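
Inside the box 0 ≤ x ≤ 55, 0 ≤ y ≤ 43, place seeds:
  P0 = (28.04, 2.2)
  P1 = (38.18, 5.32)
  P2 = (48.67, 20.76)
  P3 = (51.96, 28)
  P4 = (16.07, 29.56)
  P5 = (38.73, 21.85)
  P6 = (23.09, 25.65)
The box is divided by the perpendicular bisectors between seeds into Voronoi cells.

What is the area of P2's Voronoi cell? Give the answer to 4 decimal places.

1. box [0,55]×[0,43]: [(0, 0) (55, 0) (55, 43) (0, 43)]
2. ⊥bis P2·P0 via (38.355,11.48): [(48.6831, 0) (55, 0) (55, 43) (9.9977, 43)]  |A|=1103.3628
3. ⊥bis P2·P1 via (43.425,13.04): [(26.7737, 24.353) (55, 5.1759) (55, 43) (9.9977, 43)]  |A|=953.3971
4. ⊥bis P2·P3 via (50.315,24.38): [(10.4527, 42.4942) (26.7737, 24.353) (55, 5.1759) (55, 22.251)]  |A|=479.8615
5. ⊥bis P2·P4 via (32.37,25.16): [(34.1432, 31.7288) (31.3186, 21.2651) (55, 5.1759) (55, 22.251)]  |A|=324.6862
6. ⊥bis P2·P5 via (43.7,21.305): [(44.3352, 27.0974) (42.8375, 13.4392) (55, 5.1759) (55, 22.251)]  |A|=180.2988
7. ⊥bis P2·P6 via (35.88,23.205): [(44.3352, 27.0974) (42.8375, 13.4392) (55, 5.1759) (55, 22.251)]  |A|=180.2988
8. canonical 4-gon: [(44.3352, 27.0974) (42.8375, 13.4392) (55, 5.1759) (55, 22.251)]
9. shoelace: 180.2988

Area of P2's cell: 180.2988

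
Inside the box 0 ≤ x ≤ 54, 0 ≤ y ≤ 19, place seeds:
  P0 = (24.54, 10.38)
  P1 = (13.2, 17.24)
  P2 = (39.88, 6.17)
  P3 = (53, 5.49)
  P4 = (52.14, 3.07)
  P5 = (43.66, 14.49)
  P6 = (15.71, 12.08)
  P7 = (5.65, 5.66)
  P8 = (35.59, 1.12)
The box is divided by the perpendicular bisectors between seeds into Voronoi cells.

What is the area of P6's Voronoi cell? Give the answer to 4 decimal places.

Area of P6's cell: 113.4455

1. box [0,54]×[0,19]: [(0, 0) (54, 0) (54, 19) (0, 19)]
2. ⊥bis P6·P0 via (20.125,11.23): [(0, 0) (17.9629, 0) (21.6209, 19) (0, 19)]  |A|=376.0467
3. ⊥bis P6·P1 via (14.455,14.66): [(0, 7.6286) (0, 0) (17.9629, 0) (21.4395, 18.0575)]  |A|=243.9592
4. ⊥bis P6·P2 via (27.795,9.125): [(0, 7.6286) (0, 0) (17.9629, 0) (21.4395, 18.0575)]  |A|=243.9592
5. ⊥bis P6·P3 via (34.355,8.785): [(0, 7.6286) (0, 0) (17.9629, 0) (21.4395, 18.0575)]  |A|=243.9592
6. ⊥bis P6·P4 via (33.925,7.575): [(0, 7.6286) (0, 0) (17.9629, 0) (21.4395, 18.0575)]  |A|=243.9592
7. ⊥bis P6·P5 via (29.685,13.285): [(0, 7.6286) (0, 0) (17.9629, 0) (21.4395, 18.0575)]  |A|=243.9592
8. ⊥bis P6·P7 via (10.68,8.87): [(8.7546, 11.8871) (16.3406, 0) (17.9629, 0) (21.4395, 18.0575)]  |A|=113.4455
9. ⊥bis P6·P8 via (25.65,6.6): [(8.7546, 11.8871) (16.3406, 0) (17.9629, 0) (21.4395, 18.0575)]  |A|=113.4455
10. canonical 4-gon: [(8.7546, 11.8871) (16.3406, 0) (17.9629, 0) (21.4395, 18.0575)]
11. shoelace: 113.4455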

Your task >> Would you reproduce the entire listing, keeping every line as it is?

Finished task >>
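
Inside the box 0 ≤ x ≤ 55, 0 ≤ y ≤ 43, place seeds:
  P0 = (28.04, 2.2)
  P1 = (38.18, 5.32)
  P2 = (48.67, 20.76)
  P3 = (51.96, 28)
  P4 = (16.07, 29.56)
  P5 = (38.73, 21.85)
  P6 = (23.09, 25.65)
The box is divided by the perpendicular bisectors between seeds into Voronoi cells.

What is the area of P2's Voronoi cell? Give the answer to 4 decimal places.

1. box [0,55]×[0,43]: [(0, 0) (55, 0) (55, 43) (0, 43)]
2. ⊥bis P2·P0 via (38.355,11.48): [(48.6831, 0) (55, 0) (55, 43) (9.9977, 43)]  |A|=1103.3628
3. ⊥bis P2·P1 via (43.425,13.04): [(26.7737, 24.353) (55, 5.1759) (55, 43) (9.9977, 43)]  |A|=953.3971
4. ⊥bis P2·P3 via (50.315,24.38): [(10.4527, 42.4942) (26.7737, 24.353) (55, 5.1759) (55, 22.251)]  |A|=479.8615
5. ⊥bis P2·P4 via (32.37,25.16): [(34.1432, 31.7288) (31.3186, 21.2651) (55, 5.1759) (55, 22.251)]  |A|=324.6862
6. ⊥bis P2·P5 via (43.7,21.305): [(44.3352, 27.0974) (42.8375, 13.4392) (55, 5.1759) (55, 22.251)]  |A|=180.2988
7. ⊥bis P2·P6 via (35.88,23.205): [(44.3352, 27.0974) (42.8375, 13.4392) (55, 5.1759) (55, 22.251)]  |A|=180.2988
8. canonical 4-gon: [(44.3352, 27.0974) (42.8375, 13.4392) (55, 5.1759) (55, 22.251)]
9. shoelace: 180.2988

Area of P2's cell: 180.2988

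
Inside the box 0 ≤ x ≤ 54, 0 ≤ y ≤ 19, place seeds:
  P0 = (24.54, 10.38)
  P1 = (13.2, 17.24)
  P2 = (39.88, 6.17)
  P3 = (53, 5.49)
  P4 = (52.14, 3.07)
  P5 = (43.66, 14.49)
  P6 = (15.71, 12.08)
  P7 = (5.65, 5.66)
  P8 = (35.59, 1.12)
The box is divided by the perpendicular bisectors between seeds into Voronoi cells.

What is the area of P6's Voronoi cell? Give the answer to 4 decimal places.

Area of P6's cell: 113.4455

1. box [0,54]×[0,19]: [(0, 0) (54, 0) (54, 19) (0, 19)]
2. ⊥bis P6·P0 via (20.125,11.23): [(0, 0) (17.9629, 0) (21.6209, 19) (0, 19)]  |A|=376.0467
3. ⊥bis P6·P1 via (14.455,14.66): [(0, 7.6286) (0, 0) (17.9629, 0) (21.4395, 18.0575)]  |A|=243.9592
4. ⊥bis P6·P2 via (27.795,9.125): [(0, 7.6286) (0, 0) (17.9629, 0) (21.4395, 18.0575)]  |A|=243.9592
5. ⊥bis P6·P3 via (34.355,8.785): [(0, 7.6286) (0, 0) (17.9629, 0) (21.4395, 18.0575)]  |A|=243.9592
6. ⊥bis P6·P4 via (33.925,7.575): [(0, 7.6286) (0, 0) (17.9629, 0) (21.4395, 18.0575)]  |A|=243.9592
7. ⊥bis P6·P5 via (29.685,13.285): [(0, 7.6286) (0, 0) (17.9629, 0) (21.4395, 18.0575)]  |A|=243.9592
8. ⊥bis P6·P7 via (10.68,8.87): [(8.7546, 11.8871) (16.3406, 0) (17.9629, 0) (21.4395, 18.0575)]  |A|=113.4455
9. ⊥bis P6·P8 via (25.65,6.6): [(8.7546, 11.8871) (16.3406, 0) (17.9629, 0) (21.4395, 18.0575)]  |A|=113.4455
10. canonical 4-gon: [(8.7546, 11.8871) (16.3406, 0) (17.9629, 0) (21.4395, 18.0575)]
11. shoelace: 113.4455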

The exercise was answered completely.